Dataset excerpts
Segment Open
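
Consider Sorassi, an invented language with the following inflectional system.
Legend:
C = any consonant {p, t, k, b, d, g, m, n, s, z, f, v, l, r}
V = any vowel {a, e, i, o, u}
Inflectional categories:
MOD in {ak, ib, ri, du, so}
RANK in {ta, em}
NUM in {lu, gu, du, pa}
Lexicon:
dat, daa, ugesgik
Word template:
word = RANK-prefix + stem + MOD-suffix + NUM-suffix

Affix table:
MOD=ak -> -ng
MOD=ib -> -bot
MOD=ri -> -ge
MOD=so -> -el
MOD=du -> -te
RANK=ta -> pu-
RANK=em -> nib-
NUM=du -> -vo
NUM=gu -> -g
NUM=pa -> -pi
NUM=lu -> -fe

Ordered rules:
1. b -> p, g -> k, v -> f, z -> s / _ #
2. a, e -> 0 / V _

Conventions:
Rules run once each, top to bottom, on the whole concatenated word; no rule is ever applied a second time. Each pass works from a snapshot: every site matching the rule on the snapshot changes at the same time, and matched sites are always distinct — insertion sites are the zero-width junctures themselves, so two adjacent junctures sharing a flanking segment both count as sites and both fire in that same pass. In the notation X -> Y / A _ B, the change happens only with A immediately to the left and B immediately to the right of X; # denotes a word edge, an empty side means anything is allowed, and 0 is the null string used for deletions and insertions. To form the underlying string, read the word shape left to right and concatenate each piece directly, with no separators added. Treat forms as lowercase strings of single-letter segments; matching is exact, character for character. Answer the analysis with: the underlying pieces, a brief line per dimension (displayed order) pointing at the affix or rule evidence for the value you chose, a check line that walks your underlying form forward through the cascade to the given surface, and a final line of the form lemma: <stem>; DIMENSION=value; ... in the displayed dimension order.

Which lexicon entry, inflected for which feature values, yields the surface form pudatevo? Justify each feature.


underlying: pu-daa-te-vo
MOD=du - signalled by the affix -te
RANK=ta - signalled by the affix pu-
NUM=du - signalled by the affix -vo
check: pudaatevo -> pudaatevo -> pudatevo
lemma: daa; MOD=du; RANK=ta; NUM=du


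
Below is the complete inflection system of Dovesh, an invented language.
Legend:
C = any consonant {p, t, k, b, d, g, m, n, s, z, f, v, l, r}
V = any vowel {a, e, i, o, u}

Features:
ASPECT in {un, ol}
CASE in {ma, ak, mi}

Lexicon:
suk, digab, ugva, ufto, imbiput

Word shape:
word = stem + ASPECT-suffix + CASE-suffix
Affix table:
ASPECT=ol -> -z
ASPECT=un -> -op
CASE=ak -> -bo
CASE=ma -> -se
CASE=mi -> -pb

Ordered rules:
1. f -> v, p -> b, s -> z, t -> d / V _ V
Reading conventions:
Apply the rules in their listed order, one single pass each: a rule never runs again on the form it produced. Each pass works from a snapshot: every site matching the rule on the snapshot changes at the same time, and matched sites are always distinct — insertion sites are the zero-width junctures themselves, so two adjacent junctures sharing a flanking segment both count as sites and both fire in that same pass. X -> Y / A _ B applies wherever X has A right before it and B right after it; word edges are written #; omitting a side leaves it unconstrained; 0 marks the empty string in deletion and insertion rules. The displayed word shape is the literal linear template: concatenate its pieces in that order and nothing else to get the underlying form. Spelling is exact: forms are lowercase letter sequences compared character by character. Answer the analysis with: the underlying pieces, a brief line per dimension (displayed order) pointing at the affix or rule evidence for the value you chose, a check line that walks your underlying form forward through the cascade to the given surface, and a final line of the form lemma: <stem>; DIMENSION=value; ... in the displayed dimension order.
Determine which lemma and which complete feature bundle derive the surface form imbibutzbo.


underlying: imbiput-z-bo
ASPECT=ol - signalled by the affix -z
CASE=ak - signalled by the affix -bo
check: imbiputzbo -> imbibutzbo
lemma: imbiput; ASPECT=ol; CASE=ak


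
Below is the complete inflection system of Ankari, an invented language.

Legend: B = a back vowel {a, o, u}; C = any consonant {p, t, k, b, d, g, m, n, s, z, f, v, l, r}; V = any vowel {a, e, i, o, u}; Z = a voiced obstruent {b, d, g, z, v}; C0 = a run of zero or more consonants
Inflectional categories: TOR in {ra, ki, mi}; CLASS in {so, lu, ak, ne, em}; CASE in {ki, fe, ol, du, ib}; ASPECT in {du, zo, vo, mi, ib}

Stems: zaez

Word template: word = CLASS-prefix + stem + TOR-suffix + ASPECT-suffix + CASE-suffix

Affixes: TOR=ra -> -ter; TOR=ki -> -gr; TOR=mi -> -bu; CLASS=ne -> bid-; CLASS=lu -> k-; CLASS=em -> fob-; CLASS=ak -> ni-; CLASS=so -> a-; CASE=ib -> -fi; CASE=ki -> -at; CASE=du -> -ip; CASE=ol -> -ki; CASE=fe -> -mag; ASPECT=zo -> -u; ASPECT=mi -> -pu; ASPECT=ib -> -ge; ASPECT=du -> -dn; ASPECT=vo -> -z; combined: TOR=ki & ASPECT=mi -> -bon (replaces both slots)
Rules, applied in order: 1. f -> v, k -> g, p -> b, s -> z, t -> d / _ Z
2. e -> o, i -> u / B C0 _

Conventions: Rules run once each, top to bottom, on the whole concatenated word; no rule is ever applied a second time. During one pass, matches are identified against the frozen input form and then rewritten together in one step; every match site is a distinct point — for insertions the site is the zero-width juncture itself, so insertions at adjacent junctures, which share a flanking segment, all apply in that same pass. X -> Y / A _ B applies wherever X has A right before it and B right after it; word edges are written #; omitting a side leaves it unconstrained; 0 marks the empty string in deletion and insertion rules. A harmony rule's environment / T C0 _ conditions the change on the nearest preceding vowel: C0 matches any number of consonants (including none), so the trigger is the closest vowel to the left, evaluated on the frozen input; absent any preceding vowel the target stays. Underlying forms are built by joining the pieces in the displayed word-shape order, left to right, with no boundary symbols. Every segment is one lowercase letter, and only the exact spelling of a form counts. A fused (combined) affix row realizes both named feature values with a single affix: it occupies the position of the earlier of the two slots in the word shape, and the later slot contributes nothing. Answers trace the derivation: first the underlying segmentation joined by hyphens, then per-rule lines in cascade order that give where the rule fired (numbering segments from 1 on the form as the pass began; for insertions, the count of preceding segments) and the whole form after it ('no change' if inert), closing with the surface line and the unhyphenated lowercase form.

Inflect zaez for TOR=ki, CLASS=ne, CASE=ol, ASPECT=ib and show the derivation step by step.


underlying: bid-zaez-gr-ge-ki
1. f -> v, k -> g, p -> b, s -> z, t -> d / _ Z: no change
2. e -> o, i -> u / B C0 _: fires at position(s) 6: bidzaozgrgeki
surface: bidzaozgrgeki


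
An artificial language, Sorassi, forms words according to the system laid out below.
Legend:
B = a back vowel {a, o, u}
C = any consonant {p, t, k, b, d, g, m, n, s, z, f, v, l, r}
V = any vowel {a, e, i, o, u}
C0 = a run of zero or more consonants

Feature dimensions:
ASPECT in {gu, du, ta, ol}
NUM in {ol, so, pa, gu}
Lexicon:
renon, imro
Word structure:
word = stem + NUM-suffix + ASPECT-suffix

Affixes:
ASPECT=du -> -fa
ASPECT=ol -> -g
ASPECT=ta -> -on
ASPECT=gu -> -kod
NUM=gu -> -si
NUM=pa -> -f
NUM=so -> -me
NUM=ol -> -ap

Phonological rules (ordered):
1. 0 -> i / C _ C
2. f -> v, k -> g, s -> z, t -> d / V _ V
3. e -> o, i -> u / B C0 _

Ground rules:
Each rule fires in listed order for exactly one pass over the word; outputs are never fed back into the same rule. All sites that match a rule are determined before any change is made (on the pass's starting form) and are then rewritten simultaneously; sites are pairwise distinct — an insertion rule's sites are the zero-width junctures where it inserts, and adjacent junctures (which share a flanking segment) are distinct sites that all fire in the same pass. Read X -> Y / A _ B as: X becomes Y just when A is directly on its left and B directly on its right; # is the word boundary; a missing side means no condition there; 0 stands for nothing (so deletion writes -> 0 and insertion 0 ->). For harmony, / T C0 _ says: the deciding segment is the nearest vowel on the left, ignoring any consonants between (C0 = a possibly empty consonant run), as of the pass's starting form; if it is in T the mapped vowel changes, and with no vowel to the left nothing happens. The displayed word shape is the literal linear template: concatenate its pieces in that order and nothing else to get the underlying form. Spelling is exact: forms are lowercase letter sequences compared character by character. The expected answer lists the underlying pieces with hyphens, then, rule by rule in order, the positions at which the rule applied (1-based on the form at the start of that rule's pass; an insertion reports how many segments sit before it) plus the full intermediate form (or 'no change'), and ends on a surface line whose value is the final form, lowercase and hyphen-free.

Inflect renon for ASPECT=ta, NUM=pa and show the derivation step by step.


underlying: renon-f-on
1. 0 -> i / C _ C: inserts after position(s) 5: renonifon
2. f -> v, k -> g, s -> z, t -> d / V _ V: fires at position(s) 7: renonivon
3. e -> o, i -> u / B C0 _: fires at position(s) 6: renonuvon
surface: renonuvon


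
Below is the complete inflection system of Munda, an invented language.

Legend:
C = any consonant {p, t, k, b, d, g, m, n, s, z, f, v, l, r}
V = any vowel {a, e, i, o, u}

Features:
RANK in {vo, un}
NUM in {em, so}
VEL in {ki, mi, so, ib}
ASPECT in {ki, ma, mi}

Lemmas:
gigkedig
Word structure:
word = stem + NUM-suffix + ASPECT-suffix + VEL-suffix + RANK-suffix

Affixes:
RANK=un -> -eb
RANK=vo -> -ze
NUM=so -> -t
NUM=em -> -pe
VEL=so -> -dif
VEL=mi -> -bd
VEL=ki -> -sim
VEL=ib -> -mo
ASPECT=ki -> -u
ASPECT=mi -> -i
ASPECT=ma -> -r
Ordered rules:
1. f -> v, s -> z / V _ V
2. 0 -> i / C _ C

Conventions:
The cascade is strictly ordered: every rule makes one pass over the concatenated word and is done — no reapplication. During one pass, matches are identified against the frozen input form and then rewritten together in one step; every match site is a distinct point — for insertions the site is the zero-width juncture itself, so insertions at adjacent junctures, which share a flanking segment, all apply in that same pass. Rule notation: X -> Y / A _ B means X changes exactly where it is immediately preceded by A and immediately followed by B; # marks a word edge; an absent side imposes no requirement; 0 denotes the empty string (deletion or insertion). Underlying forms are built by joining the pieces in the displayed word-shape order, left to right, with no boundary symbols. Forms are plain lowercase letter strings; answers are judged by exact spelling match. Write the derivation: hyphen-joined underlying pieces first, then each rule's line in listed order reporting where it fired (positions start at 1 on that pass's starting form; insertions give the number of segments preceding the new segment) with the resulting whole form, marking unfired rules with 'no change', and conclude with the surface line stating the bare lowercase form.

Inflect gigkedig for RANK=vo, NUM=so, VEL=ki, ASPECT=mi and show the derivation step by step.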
Segment Closed
TASK OBJECTIVE: Gather each line in the data that holds the string "suffix".

RESULT FOR THIS EXERCISE:
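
word = RANK-prefix + stem + MOD-suffix + NUM-suffix
word = stem + ASPECT-suffix + CASE-suffix
Word template: word = CLASS-prefix + stem + TOR-suffix + ASPECT-suffix + CASE-suffix
word = stem + NUM-suffix + ASPECT-suffix
word = stem + NUM-suffix + ASPECT-suffix + VEL-suffix + RANK-suffix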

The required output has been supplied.